> What to work on
From top to bottom, return the records that follow exactly.

(Saved data entries)

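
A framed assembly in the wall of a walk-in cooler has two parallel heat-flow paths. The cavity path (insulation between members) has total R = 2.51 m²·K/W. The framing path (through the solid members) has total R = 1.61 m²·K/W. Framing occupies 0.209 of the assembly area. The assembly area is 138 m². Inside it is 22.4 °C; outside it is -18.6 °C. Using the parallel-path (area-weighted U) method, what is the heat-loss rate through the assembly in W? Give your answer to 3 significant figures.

2520 W

U_eff = 0.791/2.51 + 0.209/1.61 = 0.3151 + 0.1298 = 0.445
R_eff = 1/U_eff = 2.247 m²·K/W
Q = 138 × (22.4 − (-18.6)) / 2.247 = 2518 W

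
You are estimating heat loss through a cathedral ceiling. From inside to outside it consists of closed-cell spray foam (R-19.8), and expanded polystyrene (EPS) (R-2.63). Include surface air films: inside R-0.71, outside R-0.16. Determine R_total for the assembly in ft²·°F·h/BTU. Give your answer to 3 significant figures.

23.3 ft²·°F·h/BTU

R_total = 0.71 + 19.8 + 2.63 + 0.16 = 23.3 ft²·°F·h/BTU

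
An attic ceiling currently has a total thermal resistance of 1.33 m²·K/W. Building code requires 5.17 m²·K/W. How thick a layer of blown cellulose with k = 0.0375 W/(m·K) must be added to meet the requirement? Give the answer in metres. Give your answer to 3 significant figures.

ΔR = 5.17 − 1.33 = 3.84 m²·K/W
L = ΔR × k = 3.84 × 0.0375 = 0.144 m

0.144 m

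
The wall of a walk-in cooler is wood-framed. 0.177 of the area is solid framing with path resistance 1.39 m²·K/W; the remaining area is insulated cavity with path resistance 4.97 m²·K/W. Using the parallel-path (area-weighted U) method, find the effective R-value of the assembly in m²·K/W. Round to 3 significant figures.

U_eff = 0.823/4.97 + 0.177/1.39 = 0.1656 + 0.1273 = 0.2929
R_eff = 1/U_eff = 3.414 m²·K/W

3.41 m²·K/W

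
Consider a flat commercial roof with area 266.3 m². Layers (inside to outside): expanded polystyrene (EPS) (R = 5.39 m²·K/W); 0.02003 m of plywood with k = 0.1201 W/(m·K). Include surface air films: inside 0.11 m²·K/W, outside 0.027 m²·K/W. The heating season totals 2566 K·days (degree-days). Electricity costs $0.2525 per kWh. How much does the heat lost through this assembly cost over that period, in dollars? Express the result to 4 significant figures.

0.02003/0.1201 = 0.16678
R_total = 0.11 + 5.39 + 0.16678 + 0.027 = 5.6938 m²·K/W
E = A × HDD × 24 / R / 1000 = 266.3 × 2566 × 24 / 5.6938 / 1000 = 2880.3 kWh
Cost = 2880.3 × 0.2525 = $727.28

727.3 dollars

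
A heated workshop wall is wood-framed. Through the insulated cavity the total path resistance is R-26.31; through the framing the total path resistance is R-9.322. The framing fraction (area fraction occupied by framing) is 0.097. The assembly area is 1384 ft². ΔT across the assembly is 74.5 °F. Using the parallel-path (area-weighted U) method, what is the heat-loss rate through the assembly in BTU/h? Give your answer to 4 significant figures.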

> Task answer
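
A framed assembly in the wall of a walk-in cooler has two parallel heat-flow paths. The cavity path (insulation between members) has total R = 2.51 m²·K/W. The framing path (through the solid members) has total R = 1.61 m²·K/W. Framing occupies 0.209 of the assembly area. The assembly area is 138 m². Inside it is 22.4 °C; outside it is -18.6 °C. Using the parallel-path (area-weighted U) method, what is the heat-loss rate through the assembly in W? Give your answer to 3 significant figures.

2520 W

U_eff = 0.791/2.51 + 0.209/1.61 = 0.3151 + 0.1298 = 0.445
R_eff = 1/U_eff = 2.247 m²·K/W
Q = 138 × (22.4 − (-18.6)) / 2.247 = 2518 W

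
You are estimating heat loss through a cathedral ceiling. From inside to outside it consists of closed-cell spray foam (R-19.8), and expanded polystyrene (EPS) (R-2.63). Include surface air films: inside R-0.71, outside R-0.16. Determine R_total for the assembly in ft²·°F·h/BTU. Give your answer to 3 significant figures.

23.3 ft²·°F·h/BTU

R_total = 0.71 + 19.8 + 2.63 + 0.16 = 23.3 ft²·°F·h/BTU

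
An attic ceiling currently has a total thermal resistance of 1.33 m²·K/W. Building code requires 5.17 m²·K/W. How thick a layer of blown cellulose with k = 0.0375 W/(m·K) must be added to meet the requirement? Give the answer in metres. Give your answer to 3 significant figures.

ΔR = 5.17 − 1.33 = 3.84 m²·K/W
L = ΔR × k = 3.84 × 0.0375 = 0.144 m

0.144 m

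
The wall of a walk-in cooler is wood-framed. 0.177 of the area is solid framing with path resistance 1.39 m²·K/W; the remaining area is insulated cavity with path resistance 4.97 m²·K/W. Using the parallel-path (area-weighted U) method, find the effective R-value of the assembly in m²·K/W. Round to 3 significant figures.

U_eff = 0.823/4.97 + 0.177/1.39 = 0.1656 + 0.1273 = 0.2929
R_eff = 1/U_eff = 3.414 m²·K/W

3.41 m²·K/W

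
Consider a flat commercial roof with area 266.3 m². Layers (inside to outside): expanded polystyrene (EPS) (R = 5.39 m²·K/W); 0.02003 m of plywood with k = 0.1201 W/(m·K). Include surface air films: inside 0.11 m²·K/W, outside 0.027 m²·K/W. The heating season totals 2566 K·days (degree-days). Electricity costs $0.2525 per kWh. How much does the heat lost through this assembly cost over that period, in dollars? Express the result to 4 significant figures.

0.02003/0.1201 = 0.16678
R_total = 0.11 + 5.39 + 0.16678 + 0.027 = 5.6938 m²·K/W
E = A × HDD × 24 / R / 1000 = 266.3 × 2566 × 24 / 5.6938 / 1000 = 2880.3 kWh
Cost = 2880.3 × 0.2525 = $727.28

727.3 dollars

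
A heated workshop wall is wood-framed. Through the insulated cavity the total path resistance is R-26.31; through the framing the total path resistance is R-9.322. The framing fraction (area fraction occupied by framing) is 0.097. The assembly area is 1384 ft². ΔT across the assembly is 74.5 °F. Using the parallel-path (area-weighted U) method, what is the heat-loss rate through the assembly in BTU/h? Give your answer to 4 significant figures.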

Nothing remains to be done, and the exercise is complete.